**Supplied records:**
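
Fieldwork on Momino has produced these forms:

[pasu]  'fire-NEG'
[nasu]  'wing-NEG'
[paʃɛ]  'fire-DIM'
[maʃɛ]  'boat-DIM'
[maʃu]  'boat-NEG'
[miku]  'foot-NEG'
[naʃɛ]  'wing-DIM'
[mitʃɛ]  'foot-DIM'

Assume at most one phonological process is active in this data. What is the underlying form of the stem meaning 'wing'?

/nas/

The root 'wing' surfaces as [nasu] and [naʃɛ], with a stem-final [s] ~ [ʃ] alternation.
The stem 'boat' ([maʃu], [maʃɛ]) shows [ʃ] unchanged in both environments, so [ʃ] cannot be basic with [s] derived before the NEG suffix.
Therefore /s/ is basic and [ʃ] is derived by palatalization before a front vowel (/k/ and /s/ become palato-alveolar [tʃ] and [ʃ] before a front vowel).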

**What is required:** Everything from the line containing "Assume at most" through the end of the entries above should be retyped exactly, and nothing else.

**Exercise solution:**
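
Assume at most one phonological process is active in this data. What is the underlying form of the stem meaning 'wing'?

/nas/

The root 'wing' surfaces as [nasu] and [naʃɛ], with a stem-final [s] ~ [ʃ] alternation.
The stem 'boat' ([maʃu], [maʃɛ]) shows [ʃ] unchanged in both environments, so [ʃ] cannot be basic with [s] derived before the NEG suffix.
Therefore /s/ is basic and [ʃ] is derived by palatalization before a front vowel (/k/ and /s/ become palato-alveolar [tʃ] and [ʃ] before a front vowel).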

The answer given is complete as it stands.